PROBLEM DETAILS. Write out all of the data again, precisely as it appears.

[Start of section]

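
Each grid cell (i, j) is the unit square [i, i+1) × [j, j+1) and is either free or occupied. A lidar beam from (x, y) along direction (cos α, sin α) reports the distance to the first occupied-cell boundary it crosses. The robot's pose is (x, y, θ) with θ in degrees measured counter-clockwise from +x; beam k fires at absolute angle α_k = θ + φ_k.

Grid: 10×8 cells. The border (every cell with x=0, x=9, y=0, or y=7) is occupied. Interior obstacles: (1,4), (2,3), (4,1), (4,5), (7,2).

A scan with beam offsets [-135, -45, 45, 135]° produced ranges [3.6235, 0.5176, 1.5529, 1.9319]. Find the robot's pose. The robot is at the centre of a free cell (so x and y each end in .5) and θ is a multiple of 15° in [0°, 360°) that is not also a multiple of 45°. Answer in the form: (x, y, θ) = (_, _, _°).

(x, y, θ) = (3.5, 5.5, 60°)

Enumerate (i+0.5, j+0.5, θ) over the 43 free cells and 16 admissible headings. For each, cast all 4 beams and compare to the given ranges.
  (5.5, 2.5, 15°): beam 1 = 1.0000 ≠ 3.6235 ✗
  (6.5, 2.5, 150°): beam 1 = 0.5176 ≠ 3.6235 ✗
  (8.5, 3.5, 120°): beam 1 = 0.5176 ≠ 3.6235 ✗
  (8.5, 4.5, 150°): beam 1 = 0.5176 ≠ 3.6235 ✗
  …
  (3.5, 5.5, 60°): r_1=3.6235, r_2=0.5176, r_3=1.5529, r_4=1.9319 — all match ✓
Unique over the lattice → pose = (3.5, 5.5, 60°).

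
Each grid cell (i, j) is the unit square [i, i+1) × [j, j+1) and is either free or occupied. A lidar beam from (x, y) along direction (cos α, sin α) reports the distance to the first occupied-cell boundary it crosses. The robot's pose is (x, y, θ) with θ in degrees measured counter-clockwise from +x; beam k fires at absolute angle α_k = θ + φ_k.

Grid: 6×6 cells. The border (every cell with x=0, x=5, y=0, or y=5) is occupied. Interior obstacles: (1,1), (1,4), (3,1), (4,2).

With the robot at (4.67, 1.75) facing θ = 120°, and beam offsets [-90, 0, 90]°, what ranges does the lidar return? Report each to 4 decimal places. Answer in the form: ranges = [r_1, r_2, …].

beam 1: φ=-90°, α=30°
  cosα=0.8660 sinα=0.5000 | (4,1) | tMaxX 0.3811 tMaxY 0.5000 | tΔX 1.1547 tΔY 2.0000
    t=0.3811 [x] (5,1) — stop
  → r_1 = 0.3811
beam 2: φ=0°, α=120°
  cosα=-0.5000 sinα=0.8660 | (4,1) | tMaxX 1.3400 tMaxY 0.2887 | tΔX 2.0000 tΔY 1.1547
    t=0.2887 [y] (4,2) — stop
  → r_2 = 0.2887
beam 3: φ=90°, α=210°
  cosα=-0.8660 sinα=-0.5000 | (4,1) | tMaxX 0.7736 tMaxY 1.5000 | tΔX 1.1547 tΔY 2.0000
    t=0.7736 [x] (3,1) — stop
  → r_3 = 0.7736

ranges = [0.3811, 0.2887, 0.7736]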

[End of section]

EXERCISE RESPONSE.
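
Each grid cell (i, j) is the unit square [i, i+1) × [j, j+1) and is either free or occupied. A lidar beam from (x, y) along direction (cos α, sin α) reports the distance to the first occupied-cell boundary it crosses. The robot's pose is (x, y, θ) with θ in degrees measured counter-clockwise from +x; beam k fires at absolute angle α_k = θ + φ_k.

Grid: 10×8 cells. The border (every cell with x=0, x=9, y=0, or y=7) is occupied. Interior obstacles: (1,4), (2,3), (4,1), (4,5), (7,2).

A scan with beam offsets [-135, -45, 45, 135]° produced ranges [3.6235, 0.5176, 1.5529, 1.9319]. Find the robot's pose. The robot is at the centre of a free cell (so x and y each end in .5) and θ is a multiple of 15° in [0°, 360°) that is not also a multiple of 45°. Answer in the form: (x, y, θ) = (_, _, _°).

(x, y, θ) = (3.5, 5.5, 60°)

Enumerate (i+0.5, j+0.5, θ) over the 43 free cells and 16 admissible headings. For each, cast all 4 beams and compare to the given ranges.
  (5.5, 2.5, 15°): beam 1 = 1.0000 ≠ 3.6235 ✗
  (6.5, 2.5, 150°): beam 1 = 0.5176 ≠ 3.6235 ✗
  (8.5, 3.5, 120°): beam 1 = 0.5176 ≠ 3.6235 ✗
  (8.5, 4.5, 150°): beam 1 = 0.5176 ≠ 3.6235 ✗
  …
  (3.5, 5.5, 60°): r_1=3.6235, r_2=0.5176, r_3=1.5529, r_4=1.9319 — all match ✓
Unique over the lattice → pose = (3.5, 5.5, 60°).

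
Each grid cell (i, j) is the unit square [i, i+1) × [j, j+1) and is either free or occupied. A lidar beam from (x, y) along direction (cos α, sin α) reports the distance to the first occupied-cell boundary it crosses. The robot's pose is (x, y, θ) with θ in degrees measured counter-clockwise from +x; beam k fires at absolute angle α_k = θ + φ_k.

Grid: 6×6 cells. The border (every cell with x=0, x=5, y=0, or y=5) is occupied. Interior obstacles: (1,1), (1,4), (3,1), (4,2).

With the robot at (4.67, 1.75) facing θ = 120°, and beam offsets [-90, 0, 90]°, what ranges does the lidar return? Report each to 4 decimal places. Answer in the form: ranges = [r_1, r_2, …].

beam 1: φ=-90°, α=30°
  cosα=0.8660 sinα=0.5000 | (4,1) | tMaxX 0.3811 tMaxY 0.5000 | tΔX 1.1547 tΔY 2.0000
    t=0.3811 [x] (5,1) — stop
  → r_1 = 0.3811
beam 2: φ=0°, α=120°
  cosα=-0.5000 sinα=0.8660 | (4,1) | tMaxX 1.3400 tMaxY 0.2887 | tΔX 2.0000 tΔY 1.1547
    t=0.2887 [y] (4,2) — stop
  → r_2 = 0.2887
beam 3: φ=90°, α=210°
  cosα=-0.8660 sinα=-0.5000 | (4,1) | tMaxX 0.7736 tMaxY 1.5000 | tΔX 1.1547 tΔY 2.0000
    t=0.7736 [x] (3,1) — stop
  → r_3 = 0.7736

ranges = [0.3811, 0.2887, 0.7736]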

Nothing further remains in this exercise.